What is needed here is every line of the records that includes "claimant".

- [Material for this task]
* * *

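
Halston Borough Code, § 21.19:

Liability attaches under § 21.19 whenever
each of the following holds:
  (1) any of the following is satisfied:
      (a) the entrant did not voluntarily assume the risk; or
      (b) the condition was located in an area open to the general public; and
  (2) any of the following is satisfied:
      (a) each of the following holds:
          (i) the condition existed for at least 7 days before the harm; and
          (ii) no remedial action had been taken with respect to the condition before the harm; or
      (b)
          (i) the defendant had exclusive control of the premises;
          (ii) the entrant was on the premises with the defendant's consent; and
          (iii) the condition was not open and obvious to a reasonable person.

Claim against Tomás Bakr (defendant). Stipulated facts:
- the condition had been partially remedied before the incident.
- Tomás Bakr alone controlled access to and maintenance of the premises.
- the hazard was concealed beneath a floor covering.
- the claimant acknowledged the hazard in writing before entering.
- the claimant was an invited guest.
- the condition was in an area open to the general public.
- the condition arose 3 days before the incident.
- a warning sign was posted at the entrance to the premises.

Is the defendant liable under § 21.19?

Yes — liable.

(a) no assumed risk — not satisfied.
(b) public area — satisfied.
(1): F OR T → true.
(i) condition ≥7 days old — fails.
(ii) no remedial action — not met.
So (a) is not satisfied (F AND F).
(i) exclusive control — satisfied.
(ii) consent to enter — met.
(iii) not open/obvious — satisfied.
(b): T AND T AND T → true.
So (2) is satisfied (F OR T).
Overall = T AND T = true.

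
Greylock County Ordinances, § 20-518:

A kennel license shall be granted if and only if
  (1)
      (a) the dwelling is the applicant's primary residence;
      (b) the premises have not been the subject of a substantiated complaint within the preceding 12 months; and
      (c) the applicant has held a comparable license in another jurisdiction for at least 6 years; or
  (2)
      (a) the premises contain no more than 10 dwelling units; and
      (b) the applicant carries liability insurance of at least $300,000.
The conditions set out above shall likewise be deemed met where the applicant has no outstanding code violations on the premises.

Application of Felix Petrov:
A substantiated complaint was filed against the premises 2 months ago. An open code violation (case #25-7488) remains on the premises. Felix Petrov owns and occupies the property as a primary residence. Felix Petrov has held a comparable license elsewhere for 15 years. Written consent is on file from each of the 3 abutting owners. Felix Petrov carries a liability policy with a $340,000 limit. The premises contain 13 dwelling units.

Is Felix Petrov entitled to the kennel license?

(a) primary residence — met.
(b) no complaint in 12 mo. — not satisfied.
(c) prior license ≥ 6 yr — satisfied.
So (1) is not satisfied (T AND F AND T).
(a) ≤ 10 units — not satisfied.
(b) insurance ≥ $300,000 — holds.
(2) = F AND T = false.
So Overall is not satisfied (F OR F).
Exception (no code violations) — not satisfied.
Result: main false OR exception false → false.

No — denied.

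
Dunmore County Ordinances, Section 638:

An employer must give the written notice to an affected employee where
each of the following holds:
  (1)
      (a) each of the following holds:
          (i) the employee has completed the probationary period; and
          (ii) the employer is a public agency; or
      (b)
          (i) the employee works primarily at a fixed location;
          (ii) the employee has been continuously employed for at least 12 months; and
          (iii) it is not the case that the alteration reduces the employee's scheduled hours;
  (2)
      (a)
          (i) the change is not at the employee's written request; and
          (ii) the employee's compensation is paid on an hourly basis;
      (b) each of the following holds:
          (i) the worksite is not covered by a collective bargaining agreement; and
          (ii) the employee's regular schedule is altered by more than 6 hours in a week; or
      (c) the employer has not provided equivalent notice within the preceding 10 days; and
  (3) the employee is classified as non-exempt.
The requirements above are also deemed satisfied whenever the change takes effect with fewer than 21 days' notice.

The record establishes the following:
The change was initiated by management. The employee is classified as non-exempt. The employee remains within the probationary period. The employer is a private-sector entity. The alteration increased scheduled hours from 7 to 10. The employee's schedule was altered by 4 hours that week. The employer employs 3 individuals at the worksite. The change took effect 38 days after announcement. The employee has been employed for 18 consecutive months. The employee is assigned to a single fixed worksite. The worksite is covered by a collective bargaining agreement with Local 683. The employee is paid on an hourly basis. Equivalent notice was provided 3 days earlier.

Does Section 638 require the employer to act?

(i) past probation — not satisfied.
(ii) public agency — fails.
So (a) is not satisfied (F AND F).
(i) fixed location — satisfied.
(ii) tenure ≥ 12 mo. — met.
(iii) not (hours reduced) — holds.
(b) = T AND T AND T = true.
So (1) is satisfied (F OR T).
(i) not employee-requested — satisfied.
(ii) hourly-paid — holds.
(a) = T AND T = true.
(i) no CBA — not satisfied.
(ii) schedule shift > 6h — not satisfied.
(b): F AND F → false.
(c) no recent notice — fails.
So (2) is satisfied (T OR F OR F).
(3) non-exempt — holds.
Overall = T AND T AND T = true.
Exception (< 21 days' notice) — not satisfied.
Result: main true OR exception false → true.

Yes — required.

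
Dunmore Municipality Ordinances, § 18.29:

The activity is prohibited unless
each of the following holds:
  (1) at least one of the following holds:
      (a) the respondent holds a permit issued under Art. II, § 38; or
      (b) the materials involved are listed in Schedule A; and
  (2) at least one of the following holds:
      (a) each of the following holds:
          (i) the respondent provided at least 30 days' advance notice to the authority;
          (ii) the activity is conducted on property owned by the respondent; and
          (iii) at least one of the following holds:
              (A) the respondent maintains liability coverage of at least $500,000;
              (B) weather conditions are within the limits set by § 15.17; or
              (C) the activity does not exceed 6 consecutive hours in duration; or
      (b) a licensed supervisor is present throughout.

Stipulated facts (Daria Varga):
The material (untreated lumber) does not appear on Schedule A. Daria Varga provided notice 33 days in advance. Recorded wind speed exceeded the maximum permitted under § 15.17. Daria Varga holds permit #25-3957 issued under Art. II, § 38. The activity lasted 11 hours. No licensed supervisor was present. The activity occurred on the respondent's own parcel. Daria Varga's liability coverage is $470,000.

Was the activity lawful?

(a) holds permit — met.
(b) Schedule A material — not satisfied.
(1) = T OR F = true.
(i) ≥30 days' notice — met.
(ii) own property — satisfied.
(A) coverage ≥ $500,000 — fails.
(B) weather ok — fails.
(C) ≤ 6 hrs duration — not met.
So (iii) is not satisfied (F OR F OR F).
(a) = T AND T AND F = false.
(b) supervisor present — not met.
(2) = F OR F = false.
Overall: T AND F → false.

No — unlawful.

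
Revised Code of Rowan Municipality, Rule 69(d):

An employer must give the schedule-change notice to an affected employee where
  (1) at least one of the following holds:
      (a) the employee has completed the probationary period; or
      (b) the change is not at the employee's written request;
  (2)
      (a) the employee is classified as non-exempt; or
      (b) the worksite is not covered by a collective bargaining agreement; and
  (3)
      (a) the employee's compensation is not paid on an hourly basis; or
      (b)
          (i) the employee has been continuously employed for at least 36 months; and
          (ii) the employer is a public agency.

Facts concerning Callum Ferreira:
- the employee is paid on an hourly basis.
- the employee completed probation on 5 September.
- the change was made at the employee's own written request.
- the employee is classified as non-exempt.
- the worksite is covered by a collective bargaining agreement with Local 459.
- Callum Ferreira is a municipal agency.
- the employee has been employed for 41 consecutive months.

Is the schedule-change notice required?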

* * *

- [Answer to this problem]
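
- the claimant acknowledged the hazard in writing before entering.
- the claimant was an invited guest.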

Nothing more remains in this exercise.